### WHAT YOU ARE ASKED TO DO
The line that contains "(U, L) → (0, 14);" marks the end: retype the data below exactly from its first line through that line.
====
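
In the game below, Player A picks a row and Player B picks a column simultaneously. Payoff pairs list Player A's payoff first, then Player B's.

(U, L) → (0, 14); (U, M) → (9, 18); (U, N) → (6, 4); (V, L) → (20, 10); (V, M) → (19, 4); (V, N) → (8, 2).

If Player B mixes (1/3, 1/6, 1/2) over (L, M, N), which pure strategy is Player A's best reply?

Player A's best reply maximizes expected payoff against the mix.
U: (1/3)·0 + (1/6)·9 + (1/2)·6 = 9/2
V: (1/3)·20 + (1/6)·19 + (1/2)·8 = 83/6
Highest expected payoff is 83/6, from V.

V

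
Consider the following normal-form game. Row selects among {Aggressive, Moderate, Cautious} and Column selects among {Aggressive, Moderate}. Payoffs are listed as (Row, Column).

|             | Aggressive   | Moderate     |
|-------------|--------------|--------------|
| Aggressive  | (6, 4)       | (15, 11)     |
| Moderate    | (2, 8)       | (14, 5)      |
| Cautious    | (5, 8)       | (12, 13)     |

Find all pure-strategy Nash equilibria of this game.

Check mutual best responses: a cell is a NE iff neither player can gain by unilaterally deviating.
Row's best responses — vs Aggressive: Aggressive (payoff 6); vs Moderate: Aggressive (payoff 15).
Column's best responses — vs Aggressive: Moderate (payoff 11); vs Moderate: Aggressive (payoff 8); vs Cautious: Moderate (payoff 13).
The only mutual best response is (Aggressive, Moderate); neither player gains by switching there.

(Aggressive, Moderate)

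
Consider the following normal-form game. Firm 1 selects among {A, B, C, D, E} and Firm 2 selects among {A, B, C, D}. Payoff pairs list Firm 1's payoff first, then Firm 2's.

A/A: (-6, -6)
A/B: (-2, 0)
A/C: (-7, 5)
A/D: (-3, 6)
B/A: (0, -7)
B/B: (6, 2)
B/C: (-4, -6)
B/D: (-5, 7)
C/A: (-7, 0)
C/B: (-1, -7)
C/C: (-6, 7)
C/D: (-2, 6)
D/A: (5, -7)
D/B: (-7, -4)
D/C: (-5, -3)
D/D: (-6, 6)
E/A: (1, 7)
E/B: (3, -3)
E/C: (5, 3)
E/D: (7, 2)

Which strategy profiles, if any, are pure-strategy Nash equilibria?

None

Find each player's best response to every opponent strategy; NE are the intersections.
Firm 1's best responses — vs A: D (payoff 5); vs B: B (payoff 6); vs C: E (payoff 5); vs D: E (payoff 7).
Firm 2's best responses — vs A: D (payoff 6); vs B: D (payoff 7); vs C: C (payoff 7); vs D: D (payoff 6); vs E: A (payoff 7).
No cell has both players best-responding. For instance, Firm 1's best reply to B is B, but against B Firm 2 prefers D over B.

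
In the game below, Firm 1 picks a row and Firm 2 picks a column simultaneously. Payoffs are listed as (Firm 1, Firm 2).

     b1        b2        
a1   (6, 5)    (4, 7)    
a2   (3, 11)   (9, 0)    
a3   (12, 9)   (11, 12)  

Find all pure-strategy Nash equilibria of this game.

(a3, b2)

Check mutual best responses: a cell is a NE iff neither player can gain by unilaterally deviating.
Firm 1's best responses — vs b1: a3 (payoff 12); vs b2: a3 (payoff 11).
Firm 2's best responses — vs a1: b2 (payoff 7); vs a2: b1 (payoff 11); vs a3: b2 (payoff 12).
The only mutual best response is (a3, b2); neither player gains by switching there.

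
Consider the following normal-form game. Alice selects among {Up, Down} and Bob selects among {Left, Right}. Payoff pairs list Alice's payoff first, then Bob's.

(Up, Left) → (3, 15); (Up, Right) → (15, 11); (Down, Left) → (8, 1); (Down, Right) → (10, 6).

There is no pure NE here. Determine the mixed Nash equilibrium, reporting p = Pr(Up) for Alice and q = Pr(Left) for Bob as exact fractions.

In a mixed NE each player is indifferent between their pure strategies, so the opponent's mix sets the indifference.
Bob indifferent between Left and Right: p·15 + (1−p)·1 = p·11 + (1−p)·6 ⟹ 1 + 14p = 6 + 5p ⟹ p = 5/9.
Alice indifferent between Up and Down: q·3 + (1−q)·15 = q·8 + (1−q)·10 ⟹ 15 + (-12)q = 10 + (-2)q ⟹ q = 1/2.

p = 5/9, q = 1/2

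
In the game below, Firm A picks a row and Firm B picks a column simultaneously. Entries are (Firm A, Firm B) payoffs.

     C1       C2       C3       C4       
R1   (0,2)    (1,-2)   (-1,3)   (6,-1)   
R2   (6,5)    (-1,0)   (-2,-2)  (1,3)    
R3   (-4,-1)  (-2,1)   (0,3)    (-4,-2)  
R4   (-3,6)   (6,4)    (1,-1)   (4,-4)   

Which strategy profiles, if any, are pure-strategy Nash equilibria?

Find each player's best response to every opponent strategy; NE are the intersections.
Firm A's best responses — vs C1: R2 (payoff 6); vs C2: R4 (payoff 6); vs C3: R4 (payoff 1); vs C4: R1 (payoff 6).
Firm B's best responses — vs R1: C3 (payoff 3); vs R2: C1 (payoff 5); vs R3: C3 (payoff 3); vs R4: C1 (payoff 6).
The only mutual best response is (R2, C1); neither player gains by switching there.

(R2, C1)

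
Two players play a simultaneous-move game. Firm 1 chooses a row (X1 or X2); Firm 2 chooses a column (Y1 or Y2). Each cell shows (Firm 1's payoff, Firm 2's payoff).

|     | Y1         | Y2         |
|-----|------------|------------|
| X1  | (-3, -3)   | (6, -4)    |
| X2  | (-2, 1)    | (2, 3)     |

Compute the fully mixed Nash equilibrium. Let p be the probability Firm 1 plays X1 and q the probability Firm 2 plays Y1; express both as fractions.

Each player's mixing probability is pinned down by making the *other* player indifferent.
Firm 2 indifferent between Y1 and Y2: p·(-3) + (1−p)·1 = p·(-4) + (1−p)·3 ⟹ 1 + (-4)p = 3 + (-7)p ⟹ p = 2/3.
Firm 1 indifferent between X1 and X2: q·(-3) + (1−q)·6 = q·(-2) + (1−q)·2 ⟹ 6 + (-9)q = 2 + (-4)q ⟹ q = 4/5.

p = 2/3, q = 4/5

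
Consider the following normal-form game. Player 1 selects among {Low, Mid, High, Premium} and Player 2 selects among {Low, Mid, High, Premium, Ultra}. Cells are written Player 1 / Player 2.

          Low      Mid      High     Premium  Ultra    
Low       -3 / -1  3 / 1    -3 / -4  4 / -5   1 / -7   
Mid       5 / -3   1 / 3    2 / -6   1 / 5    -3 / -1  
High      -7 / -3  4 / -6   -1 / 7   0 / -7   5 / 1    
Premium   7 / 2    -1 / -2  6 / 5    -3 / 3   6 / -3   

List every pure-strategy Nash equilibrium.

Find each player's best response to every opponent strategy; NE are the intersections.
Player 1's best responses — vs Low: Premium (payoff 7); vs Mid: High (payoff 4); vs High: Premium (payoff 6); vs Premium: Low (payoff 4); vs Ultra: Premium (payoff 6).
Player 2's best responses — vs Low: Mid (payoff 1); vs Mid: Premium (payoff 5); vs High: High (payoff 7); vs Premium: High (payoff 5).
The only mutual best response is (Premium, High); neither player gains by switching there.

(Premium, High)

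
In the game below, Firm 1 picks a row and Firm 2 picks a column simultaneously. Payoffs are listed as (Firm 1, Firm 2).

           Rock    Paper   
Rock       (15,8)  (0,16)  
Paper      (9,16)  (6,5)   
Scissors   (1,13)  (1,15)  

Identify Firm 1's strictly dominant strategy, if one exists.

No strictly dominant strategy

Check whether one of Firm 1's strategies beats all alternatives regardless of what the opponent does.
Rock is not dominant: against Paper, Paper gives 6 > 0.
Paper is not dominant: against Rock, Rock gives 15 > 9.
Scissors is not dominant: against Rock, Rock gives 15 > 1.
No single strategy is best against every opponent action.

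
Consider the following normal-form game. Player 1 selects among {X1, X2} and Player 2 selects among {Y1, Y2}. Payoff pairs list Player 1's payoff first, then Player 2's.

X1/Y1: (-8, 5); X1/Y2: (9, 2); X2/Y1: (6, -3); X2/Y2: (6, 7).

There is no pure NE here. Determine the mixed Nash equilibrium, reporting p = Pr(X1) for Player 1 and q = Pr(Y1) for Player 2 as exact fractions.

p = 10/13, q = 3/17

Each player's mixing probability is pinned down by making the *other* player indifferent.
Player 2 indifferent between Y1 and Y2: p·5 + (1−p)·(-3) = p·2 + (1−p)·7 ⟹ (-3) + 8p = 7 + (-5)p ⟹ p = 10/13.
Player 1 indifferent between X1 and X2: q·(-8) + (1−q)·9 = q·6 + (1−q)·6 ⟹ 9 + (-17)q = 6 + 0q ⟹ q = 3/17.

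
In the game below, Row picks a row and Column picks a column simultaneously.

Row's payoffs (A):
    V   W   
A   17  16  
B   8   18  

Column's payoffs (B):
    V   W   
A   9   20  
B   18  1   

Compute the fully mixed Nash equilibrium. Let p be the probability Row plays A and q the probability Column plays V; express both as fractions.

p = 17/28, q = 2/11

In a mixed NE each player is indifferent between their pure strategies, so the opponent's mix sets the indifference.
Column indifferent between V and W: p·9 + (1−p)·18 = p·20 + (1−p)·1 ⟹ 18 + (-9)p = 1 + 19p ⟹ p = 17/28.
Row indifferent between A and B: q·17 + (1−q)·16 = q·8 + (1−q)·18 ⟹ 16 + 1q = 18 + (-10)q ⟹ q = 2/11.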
====
### EXERCISE RESULT
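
In the game below, Player A picks a row and Player B picks a column simultaneously. Payoff pairs list Player A's payoff first, then Player B's.

(U, L) → (0, 14); (U, M) → (9, 18); (U, N) → (6, 4); (V, L) → (20, 10); (V, M) → (19, 4); (V, N) → (8, 2).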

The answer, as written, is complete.